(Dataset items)

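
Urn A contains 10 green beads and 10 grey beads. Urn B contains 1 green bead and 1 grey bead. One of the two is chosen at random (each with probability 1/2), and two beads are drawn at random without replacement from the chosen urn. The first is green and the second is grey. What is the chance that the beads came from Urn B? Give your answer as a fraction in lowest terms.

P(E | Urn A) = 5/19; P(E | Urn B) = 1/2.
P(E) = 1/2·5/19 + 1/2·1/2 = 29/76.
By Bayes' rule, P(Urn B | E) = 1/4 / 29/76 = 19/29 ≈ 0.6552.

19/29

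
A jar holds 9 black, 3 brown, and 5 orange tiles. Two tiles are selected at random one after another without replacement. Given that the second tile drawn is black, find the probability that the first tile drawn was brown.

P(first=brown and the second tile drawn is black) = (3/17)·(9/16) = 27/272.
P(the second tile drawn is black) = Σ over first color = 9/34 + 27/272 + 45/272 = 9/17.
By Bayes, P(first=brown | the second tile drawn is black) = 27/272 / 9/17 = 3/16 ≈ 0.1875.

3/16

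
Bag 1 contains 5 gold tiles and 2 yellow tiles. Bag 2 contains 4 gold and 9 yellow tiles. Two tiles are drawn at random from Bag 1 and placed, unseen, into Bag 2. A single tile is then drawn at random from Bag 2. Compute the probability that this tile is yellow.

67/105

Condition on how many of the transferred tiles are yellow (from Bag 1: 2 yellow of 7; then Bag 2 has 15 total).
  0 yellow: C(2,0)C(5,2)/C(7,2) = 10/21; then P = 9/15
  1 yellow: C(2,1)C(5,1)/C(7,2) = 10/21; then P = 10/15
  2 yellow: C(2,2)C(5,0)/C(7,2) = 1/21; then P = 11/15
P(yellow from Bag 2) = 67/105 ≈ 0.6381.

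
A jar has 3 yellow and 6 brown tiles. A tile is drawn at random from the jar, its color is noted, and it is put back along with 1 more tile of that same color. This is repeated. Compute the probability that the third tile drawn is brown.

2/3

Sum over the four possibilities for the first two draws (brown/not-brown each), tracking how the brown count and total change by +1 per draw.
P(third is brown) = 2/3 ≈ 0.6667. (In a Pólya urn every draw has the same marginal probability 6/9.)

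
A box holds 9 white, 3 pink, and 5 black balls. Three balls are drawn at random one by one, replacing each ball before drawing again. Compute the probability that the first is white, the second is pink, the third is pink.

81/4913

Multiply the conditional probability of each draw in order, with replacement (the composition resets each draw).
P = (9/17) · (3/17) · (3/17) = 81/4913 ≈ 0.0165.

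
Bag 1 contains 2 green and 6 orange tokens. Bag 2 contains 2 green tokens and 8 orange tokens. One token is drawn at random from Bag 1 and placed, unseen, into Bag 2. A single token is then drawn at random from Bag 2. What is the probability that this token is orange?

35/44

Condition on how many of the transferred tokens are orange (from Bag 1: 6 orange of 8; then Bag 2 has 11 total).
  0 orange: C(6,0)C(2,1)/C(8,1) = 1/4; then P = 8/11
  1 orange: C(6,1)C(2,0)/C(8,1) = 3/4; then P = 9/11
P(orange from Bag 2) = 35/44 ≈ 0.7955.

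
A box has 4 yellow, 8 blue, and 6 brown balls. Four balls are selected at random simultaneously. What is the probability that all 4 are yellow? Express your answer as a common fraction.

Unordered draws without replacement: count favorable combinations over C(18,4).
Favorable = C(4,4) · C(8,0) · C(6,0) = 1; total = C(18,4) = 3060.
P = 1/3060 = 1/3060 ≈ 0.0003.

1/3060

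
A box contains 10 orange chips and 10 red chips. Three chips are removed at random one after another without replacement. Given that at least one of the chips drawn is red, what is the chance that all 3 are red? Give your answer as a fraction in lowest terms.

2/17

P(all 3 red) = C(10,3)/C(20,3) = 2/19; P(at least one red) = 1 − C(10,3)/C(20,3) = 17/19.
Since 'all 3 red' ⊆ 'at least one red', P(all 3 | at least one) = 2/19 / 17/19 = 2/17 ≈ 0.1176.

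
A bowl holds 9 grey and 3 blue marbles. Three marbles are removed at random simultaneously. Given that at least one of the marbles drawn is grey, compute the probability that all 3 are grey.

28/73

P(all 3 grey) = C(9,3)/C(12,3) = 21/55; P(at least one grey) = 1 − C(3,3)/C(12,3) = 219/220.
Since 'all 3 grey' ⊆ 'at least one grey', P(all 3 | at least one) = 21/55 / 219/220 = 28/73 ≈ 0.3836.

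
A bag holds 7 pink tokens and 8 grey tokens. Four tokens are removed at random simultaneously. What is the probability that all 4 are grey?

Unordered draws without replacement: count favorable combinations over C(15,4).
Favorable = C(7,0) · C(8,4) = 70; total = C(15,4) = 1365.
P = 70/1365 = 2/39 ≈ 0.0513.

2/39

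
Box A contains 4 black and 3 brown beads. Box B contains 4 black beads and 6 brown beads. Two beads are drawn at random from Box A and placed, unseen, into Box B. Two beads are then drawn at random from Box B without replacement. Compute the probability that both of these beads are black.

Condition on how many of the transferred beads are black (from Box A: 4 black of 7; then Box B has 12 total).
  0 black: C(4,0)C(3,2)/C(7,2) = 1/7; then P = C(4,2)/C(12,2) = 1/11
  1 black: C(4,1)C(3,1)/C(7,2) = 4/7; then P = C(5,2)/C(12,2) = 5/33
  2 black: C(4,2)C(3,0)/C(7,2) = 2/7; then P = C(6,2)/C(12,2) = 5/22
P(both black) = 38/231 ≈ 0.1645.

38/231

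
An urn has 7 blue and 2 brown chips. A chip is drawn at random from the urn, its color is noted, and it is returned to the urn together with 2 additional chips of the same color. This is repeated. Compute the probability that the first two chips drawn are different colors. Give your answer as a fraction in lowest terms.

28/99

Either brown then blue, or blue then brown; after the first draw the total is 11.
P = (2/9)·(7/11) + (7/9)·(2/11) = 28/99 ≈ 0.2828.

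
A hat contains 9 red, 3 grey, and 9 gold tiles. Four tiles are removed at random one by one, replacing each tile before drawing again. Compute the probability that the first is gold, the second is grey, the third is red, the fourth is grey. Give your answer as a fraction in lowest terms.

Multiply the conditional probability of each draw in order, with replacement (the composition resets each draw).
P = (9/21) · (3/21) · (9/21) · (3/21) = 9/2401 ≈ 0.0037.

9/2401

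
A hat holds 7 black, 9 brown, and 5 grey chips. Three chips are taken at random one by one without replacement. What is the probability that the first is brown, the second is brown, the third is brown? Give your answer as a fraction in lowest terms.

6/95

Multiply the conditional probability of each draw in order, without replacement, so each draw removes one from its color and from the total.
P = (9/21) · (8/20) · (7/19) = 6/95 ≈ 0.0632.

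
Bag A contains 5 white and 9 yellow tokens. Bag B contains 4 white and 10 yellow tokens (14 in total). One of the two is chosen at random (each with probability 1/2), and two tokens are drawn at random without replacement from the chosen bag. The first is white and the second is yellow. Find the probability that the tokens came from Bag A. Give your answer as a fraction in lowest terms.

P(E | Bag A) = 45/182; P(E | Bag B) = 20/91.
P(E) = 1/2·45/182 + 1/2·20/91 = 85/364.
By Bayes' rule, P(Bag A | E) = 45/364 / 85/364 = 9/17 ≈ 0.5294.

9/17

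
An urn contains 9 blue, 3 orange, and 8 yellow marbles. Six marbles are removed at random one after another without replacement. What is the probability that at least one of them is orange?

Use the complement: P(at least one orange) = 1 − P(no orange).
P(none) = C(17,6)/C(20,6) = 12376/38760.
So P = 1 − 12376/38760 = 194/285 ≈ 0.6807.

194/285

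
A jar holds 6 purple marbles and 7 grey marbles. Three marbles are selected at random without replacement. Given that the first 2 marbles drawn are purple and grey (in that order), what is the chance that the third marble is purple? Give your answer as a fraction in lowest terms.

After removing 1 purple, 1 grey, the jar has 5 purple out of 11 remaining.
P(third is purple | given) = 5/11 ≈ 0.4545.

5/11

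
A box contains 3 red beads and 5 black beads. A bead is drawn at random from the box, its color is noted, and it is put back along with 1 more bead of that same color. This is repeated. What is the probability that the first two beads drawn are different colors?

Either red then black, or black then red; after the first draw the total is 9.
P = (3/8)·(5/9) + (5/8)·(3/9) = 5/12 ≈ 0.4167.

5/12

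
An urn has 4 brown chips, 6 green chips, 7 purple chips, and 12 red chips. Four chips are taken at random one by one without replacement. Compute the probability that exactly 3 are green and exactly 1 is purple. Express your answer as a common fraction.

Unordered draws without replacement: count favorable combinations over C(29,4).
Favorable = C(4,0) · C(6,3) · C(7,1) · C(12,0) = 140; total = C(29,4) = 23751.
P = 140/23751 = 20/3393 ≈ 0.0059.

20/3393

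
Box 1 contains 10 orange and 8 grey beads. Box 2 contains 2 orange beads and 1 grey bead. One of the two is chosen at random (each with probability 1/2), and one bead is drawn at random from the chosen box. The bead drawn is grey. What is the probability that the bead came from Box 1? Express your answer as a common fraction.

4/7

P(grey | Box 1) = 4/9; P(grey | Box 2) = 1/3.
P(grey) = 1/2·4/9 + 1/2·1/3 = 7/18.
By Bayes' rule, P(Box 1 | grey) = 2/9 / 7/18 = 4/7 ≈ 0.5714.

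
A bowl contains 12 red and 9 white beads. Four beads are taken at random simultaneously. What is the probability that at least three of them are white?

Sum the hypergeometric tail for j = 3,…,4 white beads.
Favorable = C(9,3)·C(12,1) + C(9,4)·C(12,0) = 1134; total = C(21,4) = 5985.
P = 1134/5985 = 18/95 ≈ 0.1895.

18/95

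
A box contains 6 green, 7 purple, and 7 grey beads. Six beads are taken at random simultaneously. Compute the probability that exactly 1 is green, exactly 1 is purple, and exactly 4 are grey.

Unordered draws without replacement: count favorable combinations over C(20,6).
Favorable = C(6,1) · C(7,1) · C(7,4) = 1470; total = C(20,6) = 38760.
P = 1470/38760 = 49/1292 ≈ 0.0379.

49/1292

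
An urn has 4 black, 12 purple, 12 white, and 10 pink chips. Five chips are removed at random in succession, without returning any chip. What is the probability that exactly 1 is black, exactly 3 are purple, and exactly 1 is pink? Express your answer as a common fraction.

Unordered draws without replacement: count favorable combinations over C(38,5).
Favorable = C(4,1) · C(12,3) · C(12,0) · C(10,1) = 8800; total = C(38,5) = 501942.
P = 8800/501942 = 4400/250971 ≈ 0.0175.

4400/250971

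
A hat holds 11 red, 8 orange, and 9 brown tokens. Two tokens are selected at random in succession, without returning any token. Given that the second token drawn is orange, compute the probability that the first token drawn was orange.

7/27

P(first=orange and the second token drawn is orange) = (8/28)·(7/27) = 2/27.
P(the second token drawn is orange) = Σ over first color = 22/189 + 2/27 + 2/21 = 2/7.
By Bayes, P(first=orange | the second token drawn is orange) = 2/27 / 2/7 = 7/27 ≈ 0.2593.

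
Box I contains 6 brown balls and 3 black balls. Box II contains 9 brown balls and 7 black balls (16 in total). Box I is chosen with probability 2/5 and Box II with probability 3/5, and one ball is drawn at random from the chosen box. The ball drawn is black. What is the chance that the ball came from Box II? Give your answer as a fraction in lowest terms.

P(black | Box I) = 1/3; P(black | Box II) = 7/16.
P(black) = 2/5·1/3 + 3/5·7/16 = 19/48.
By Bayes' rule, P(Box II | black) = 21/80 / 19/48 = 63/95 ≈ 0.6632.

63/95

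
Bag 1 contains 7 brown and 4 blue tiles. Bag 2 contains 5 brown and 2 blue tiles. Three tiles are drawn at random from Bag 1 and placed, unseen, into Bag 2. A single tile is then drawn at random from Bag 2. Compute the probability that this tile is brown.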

Task statement →
All lines from the one containing "Box I contains" down to the final line above are to be restated word for word; leave out the rest.

Answer to the problem →
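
Box I contains 6 brown balls and 3 black balls. Box II contains 9 brown balls and 7 black balls (16 in total). Box I is chosen with probability 2/5 and Box II with probability 3/5, and one ball is drawn at random from the chosen box. The ball drawn is black. What is the chance that the ball came from Box II? Give your answer as a fraction in lowest terms.

P(black | Box I) = 1/3; P(black | Box II) = 7/16.
P(black) = 2/5·1/3 + 3/5·7/16 = 19/48.
By Bayes' rule, P(Box II | black) = 21/80 / 19/48 = 63/95 ≈ 0.6632.

63/95

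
Bag 1 contains 7 brown and 4 blue tiles. Bag 2 contains 5 brown and 2 blue tiles. Three tiles are drawn at random from Bag 1 and placed, unseen, into Bag 2. A single tile is then drawn at random from Bag 2. Compute the probability that this tile is brown.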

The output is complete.